Saved entries
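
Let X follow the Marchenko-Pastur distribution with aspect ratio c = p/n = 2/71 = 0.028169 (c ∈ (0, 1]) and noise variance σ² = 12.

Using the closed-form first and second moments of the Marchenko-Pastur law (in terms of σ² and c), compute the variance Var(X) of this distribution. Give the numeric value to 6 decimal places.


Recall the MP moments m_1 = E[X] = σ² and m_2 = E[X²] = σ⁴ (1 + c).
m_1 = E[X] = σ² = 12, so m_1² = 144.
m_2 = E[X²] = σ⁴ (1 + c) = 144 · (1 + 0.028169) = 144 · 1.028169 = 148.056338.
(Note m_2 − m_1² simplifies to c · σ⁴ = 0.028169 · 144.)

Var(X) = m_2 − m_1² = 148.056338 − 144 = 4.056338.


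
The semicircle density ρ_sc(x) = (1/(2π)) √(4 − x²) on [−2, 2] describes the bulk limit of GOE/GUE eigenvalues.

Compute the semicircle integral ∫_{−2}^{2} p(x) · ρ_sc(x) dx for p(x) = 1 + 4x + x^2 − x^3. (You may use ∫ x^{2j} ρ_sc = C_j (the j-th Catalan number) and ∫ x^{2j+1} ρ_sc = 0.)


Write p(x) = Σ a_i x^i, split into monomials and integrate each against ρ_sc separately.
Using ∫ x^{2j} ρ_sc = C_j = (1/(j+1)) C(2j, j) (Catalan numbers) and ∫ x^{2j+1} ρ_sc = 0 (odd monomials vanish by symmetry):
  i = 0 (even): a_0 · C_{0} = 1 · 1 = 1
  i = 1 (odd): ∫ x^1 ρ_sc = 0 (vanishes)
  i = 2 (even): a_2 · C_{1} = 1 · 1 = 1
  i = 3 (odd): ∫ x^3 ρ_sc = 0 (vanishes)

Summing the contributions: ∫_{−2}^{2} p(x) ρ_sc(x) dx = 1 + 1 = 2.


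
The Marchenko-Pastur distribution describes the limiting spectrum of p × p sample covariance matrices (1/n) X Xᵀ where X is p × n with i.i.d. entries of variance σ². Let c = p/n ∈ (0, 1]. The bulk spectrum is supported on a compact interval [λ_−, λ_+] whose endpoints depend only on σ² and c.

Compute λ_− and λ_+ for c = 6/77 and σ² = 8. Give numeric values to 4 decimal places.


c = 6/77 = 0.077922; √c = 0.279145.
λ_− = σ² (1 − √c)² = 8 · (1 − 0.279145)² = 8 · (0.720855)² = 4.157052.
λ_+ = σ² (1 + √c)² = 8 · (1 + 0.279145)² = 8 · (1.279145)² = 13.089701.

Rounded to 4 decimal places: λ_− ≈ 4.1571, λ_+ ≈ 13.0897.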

How to complete this task
Copy the lines above, please. Keep them exact.

The answer
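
Let X follow the Marchenko-Pastur distribution with aspect ratio c = p/n = 2/71 = 0.028169 (c ∈ (0, 1]) and noise variance σ² = 12.

Using the closed-form first and second moments of the Marchenko-Pastur law (in terms of σ² and c), compute the variance Var(X) of this distribution. Give the numeric value to 6 decimal places.


Recall the MP moments m_1 = E[X] = σ² and m_2 = E[X²] = σ⁴ (1 + c).
m_1 = E[X] = σ² = 12, so m_1² = 144.
m_2 = E[X²] = σ⁴ (1 + c) = 144 · (1 + 0.028169) = 144 · 1.028169 = 148.056338.
(Note m_2 − m_1² simplifies to c · σ⁴ = 0.028169 · 144.)

Var(X) = m_2 − m_1² = 148.056338 − 144 = 4.056338.


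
The semicircle density ρ_sc(x) = (1/(2π)) √(4 − x²) on [−2, 2] describes the bulk limit of GOE/GUE eigenvalues.

Compute the semicircle integral ∫_{−2}^{2} p(x) · ρ_sc(x) dx for p(x) = 1 + 4x + x^2 − x^3. (You may use ∫ x^{2j} ρ_sc = C_j (the j-th Catalan number) and ∫ x^{2j+1} ρ_sc = 0.)


Write p(x) = Σ a_i x^i, split into monomials and integrate each against ρ_sc separately.
Using ∫ x^{2j} ρ_sc = C_j = (1/(j+1)) C(2j, j) (Catalan numbers) and ∫ x^{2j+1} ρ_sc = 0 (odd monomials vanish by symmetry):
  i = 0 (even): a_0 · C_{0} = 1 · 1 = 1
  i = 1 (odd): ∫ x^1 ρ_sc = 0 (vanishes)
  i = 2 (even): a_2 · C_{1} = 1 · 1 = 1
  i = 3 (odd): ∫ x^3 ρ_sc = 0 (vanishes)

Summing the contributions: ∫_{−2}^{2} p(x) ρ_sc(x) dx = 1 + 1 = 2.


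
The Marchenko-Pastur distribution describes the limiting spectrum of p × p sample covariance matrices (1/n) X Xᵀ where X is p × n with i.i.d. entries of variance σ². Let c = p/n ∈ (0, 1]. The bulk spectrum is supported on a compact interval [λ_−, λ_+] whose endpoints depend only on σ² and c.

Compute λ_− and λ_+ for c = 6/77 and σ² = 8. Give numeric values to 4 decimal places.


c = 6/77 = 0.077922; √c = 0.279145.
λ_− = σ² (1 − √c)² = 8 · (1 − 0.279145)² = 8 · (0.720855)² = 4.157052.
λ_+ = σ² (1 + √c)² = 8 · (1 + 0.279145)² = 8 · (1.279145)² = 13.089701.

Rounded to 4 decimal places: λ_− ≈ 4.1571, λ_+ ≈ 13.0897.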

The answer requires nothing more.